Work item>
Down to the last character, repeat the data that follows.

[Saved entries]
★ ★ ★ ★ ★ ★ ★
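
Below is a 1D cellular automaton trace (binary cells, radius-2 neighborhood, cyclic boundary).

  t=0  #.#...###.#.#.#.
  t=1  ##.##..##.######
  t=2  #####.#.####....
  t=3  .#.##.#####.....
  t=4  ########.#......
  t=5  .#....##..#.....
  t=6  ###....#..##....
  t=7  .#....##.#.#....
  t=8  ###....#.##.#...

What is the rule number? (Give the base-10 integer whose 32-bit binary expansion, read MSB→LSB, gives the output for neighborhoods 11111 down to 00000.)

  #####|.  b31=0 t=1,i=12
  ####.|#  b30=1 t=1,i=0
  ###.#|#  b29=1 t=0,i=8
  ###..|.  b28=0 t=2,i=11
  ##.##|#  b27=1 t=1,i=2
  ##.#.|.  b26=0 t=0,i=9
  ##..#|.  b25=0 t=1,i=5
  ##...|.  b24=0 t=2,i=12
  #.###|#  b23=1 t=1,i=10
  #.##.|#  b22=1 t=1,i=3
  #.#.#|#  b21=1 t=0,i=0
  #.#..|.  b20=0 t=0,i=2
  #..##|#  b19=1 t=1,i=6
  #..#.|.  b18=0 t=5,i=9
  #...#|#  b17=1 t=0,i=4
  #....|.  b16=0 t=2,i=13
  .####|#  b15=1 t=1,i=11
  .###.|#  b14=1 t=0,i=7
  .##.#|#  b13=1 t=1,i=8
  .##..|#  b12=1 t=1,i=4
  .#.##|#  b11=1 t=2,i=7
  .#.#.|#  b10=1 t=0,i=1
  .#..#|.  b9=0 t=6,i=8
  .#...|#  b8=1 t=0,i=3
  ..###|.  b7=0 t=0,i=6
  ..##.|.  b6=0 t=1,i=7
  ..#.#|#  b5=1 t=3,i=1
  ..#..|#  b4=1 t=5,i=1
  ...##|.  b3=0 t=0,i=5
  ...#.|#  b2=1 t=3,i=0
  ....#|.  b1=0 t=2,i=14
  .....|.  b0=0 t=3,i=13
  bits 01101000111010101111110100110100 = 1760230708

1760230708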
★ ★ ★ ★ ★ ★ ★
Exercise response>
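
Below is a 1D cellular automaton trace (binary cells, radius-2 neighborhood, cyclic boundary).

  t=0  #.#...###.#.#.#.
  t=1  ##.##..##.######
  t=2  #####.#.####....
  t=3  .#.##.#####.....
  t=4  ########.#......
  t=5  .#....##..#.....
  t=6  ###....#..##....
  t=7  .#....##.#.#....
  t=8  ###....#.##.#...

What is the rule number? (Give the base-10 integer whose 32-bit binary expansion, read MSB→LSB, gives the output for neighborhoods 11111 down to 00000.)

  #####|.  b31=0 t=1,i=12
  ####.|#  b30=1 t=1,i=0
  ###.#|#  b29=1 t=0,i=8
  ###..|.  b28=0 t=2,i=11
  ##.##|#  b27=1 t=1,i=2
  ##.#.|.  b26=0 t=0,i=9
  ##..#|.  b25=0 t=1,i=5
  ##...|.  b24=0 t=2,i=12
  #.###|#  b23=1 t=1,i=10
  #.##.|#  b22=1 t=1,i=3
  #.#.#|#  b21=1 t=0,i=0
  #.#..|.  b20=0 t=0,i=2
  #..##|#  b19=1 t=1,i=6
  #..#.|.  b18=0 t=5,i=9
  #...#|#  b17=1 t=0,i=4
  #....|.  b16=0 t=2,i=13
  .####|#  b15=1 t=1,i=11
  .###.|#  b14=1 t=0,i=7
  .##.#|#  b13=1 t=1,i=8
  .##..|#  b12=1 t=1,i=4
  .#.##|#  b11=1 t=2,i=7
  .#.#.|#  b10=1 t=0,i=1
  .#..#|.  b9=0 t=6,i=8
  .#...|#  b8=1 t=0,i=3
  ..###|.  b7=0 t=0,i=6
  ..##.|.  b6=0 t=1,i=7
  ..#.#|#  b5=1 t=3,i=1
  ..#..|#  b4=1 t=5,i=1
  ...##|.  b3=0 t=0,i=5
  ...#.|#  b2=1 t=3,i=0
  ....#|.  b1=0 t=2,i=14
  .....|.  b0=0 t=3,i=13
  bits 01101000111010101111110100110100 = 1760230708

1760230708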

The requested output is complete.